Stored entries
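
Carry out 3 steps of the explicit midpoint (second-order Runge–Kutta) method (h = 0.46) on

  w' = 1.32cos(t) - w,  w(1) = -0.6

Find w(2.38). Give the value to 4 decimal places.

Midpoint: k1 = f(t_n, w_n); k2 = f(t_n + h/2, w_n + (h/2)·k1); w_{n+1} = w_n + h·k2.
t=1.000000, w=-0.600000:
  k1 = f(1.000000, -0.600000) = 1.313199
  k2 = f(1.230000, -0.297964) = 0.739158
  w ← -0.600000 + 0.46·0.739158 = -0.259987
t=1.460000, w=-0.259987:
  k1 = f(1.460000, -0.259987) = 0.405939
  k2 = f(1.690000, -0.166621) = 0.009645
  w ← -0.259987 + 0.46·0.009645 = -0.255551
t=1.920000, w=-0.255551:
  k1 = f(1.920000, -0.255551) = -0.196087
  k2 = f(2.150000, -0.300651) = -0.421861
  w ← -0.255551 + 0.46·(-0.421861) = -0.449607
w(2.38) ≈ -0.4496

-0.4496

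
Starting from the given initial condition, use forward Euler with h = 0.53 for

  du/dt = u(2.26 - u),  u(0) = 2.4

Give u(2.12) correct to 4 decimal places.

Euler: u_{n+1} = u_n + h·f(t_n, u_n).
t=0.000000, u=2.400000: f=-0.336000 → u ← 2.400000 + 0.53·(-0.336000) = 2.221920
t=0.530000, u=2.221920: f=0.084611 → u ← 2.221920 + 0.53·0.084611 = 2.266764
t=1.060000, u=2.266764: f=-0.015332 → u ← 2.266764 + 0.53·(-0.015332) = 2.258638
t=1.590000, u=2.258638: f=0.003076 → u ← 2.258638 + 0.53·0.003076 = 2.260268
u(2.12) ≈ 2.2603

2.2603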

> **Problem requirements**: Only one span is to be repeated: the line with "du/dt = u(2.26" through the final line of the entries above, word for word.

> **Output**:
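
  du/dt = u(2.26 - u),  u(0) = 2.4

Give u(2.12) correct to 4 decimal places.

Euler: u_{n+1} = u_n + h·f(t_n, u_n).
t=0.000000, u=2.400000: f=-0.336000 → u ← 2.400000 + 0.53·(-0.336000) = 2.221920
t=0.530000, u=2.221920: f=0.084611 → u ← 2.221920 + 0.53·0.084611 = 2.266764
t=1.060000, u=2.266764: f=-0.015332 → u ← 2.266764 + 0.53·(-0.015332) = 2.258638
t=1.590000, u=2.258638: f=0.003076 → u ← 2.258638 + 0.53·0.003076 = 2.260268
u(2.12) ≈ 2.2603

2.2603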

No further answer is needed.